■ **Your assignment**: Below are entries. Reproduce exactly the lines between the line holding "Use Allen's interval" and the line holding "- X overlaps", inclusive, and only those.

■ **Material for this task**:
%%
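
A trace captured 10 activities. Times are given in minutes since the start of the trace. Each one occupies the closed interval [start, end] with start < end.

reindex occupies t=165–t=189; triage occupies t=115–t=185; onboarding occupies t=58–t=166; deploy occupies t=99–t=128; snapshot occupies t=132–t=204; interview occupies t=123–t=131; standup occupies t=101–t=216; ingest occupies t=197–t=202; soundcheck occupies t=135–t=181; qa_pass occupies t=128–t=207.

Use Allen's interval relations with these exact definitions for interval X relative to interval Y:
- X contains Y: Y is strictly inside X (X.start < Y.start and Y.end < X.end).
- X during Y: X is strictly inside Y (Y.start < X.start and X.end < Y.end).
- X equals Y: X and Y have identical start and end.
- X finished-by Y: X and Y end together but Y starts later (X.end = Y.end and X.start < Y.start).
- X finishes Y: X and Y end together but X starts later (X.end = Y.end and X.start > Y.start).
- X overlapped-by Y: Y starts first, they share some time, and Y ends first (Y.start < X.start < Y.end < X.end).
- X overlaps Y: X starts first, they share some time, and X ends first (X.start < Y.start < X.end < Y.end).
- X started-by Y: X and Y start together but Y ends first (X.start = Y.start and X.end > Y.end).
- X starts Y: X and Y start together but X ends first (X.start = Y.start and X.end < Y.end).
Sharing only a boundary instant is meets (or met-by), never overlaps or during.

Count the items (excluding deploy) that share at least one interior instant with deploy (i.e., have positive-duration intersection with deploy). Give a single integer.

Target deploy = [t=99, t=128].
ingest [t=197, t=202] → after → no.
interview [t=123, t=131] → overlapped-by → counts.
onboarding [t=58, t=166] → contains → counts.
qa_pass [t=128, t=207] → met-by → no.
reindex [t=165, t=189] → after → no.
snapshot [t=132, t=204] → after → no.
soundcheck [t=135, t=181] → after → no.
standup [t=101, t=216] → overlapped-by → counts.
triage [t=115, t=185] → overlapped-by → counts.
Total: 4.

4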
%%
■ **Output of the task**:
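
Use Allen's interval relations with these exact definitions for interval X relative to interval Y:
- X contains Y: Y is strictly inside X (X.start < Y.start and Y.end < X.end).
- X during Y: X is strictly inside Y (Y.start < X.start and X.end < Y.end).
- X equals Y: X and Y have identical start and end.
- X finished-by Y: X and Y end together but Y starts later (X.end = Y.end and X.start < Y.start).
- X finishes Y: X and Y end together but X starts later (X.end = Y.end and X.start > Y.start).
- X overlapped-by Y: Y starts first, they share some time, and Y ends first (Y.start < X.start < Y.end < X.end).
- X overlaps Y: X starts first, they share some time, and X ends first (X.start < Y.start < X.end < Y.end).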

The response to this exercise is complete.